Stored data
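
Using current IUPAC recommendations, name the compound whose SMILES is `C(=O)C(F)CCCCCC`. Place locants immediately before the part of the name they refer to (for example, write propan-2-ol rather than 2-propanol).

2-fluorooctanal

The longest chain bearing the –CHO group is 8 carbons long (octane).
The principal characteristic group is an aldehyde (terminal –CHO), named with the suffix -al.
The numbering direction is chosen so that the aldehyde carbon is C-1 by definition.
That gives a fluoro group at C-2.
Assembling the pieces gives 2-fluorooctanal.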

#### Problem statement
Set every entry down verbatim.

#### Solution
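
Using current IUPAC recommendations, name the compound whose SMILES is `C(=O)C(F)CCCCCC`. Place locants immediately before the part of the name they refer to (for example, write propan-2-ol rather than 2-propanol).

2-fluorooctanal

The longest chain bearing the –CHO group is 8 carbons long (octane).
The principal characteristic group is an aldehyde (terminal –CHO), named with the suffix -al.
The numbering direction is chosen so that the aldehyde carbon is C-1 by definition.
That gives a fluoro group at C-2.
Assembling the pieces gives 2-fluorooctanal.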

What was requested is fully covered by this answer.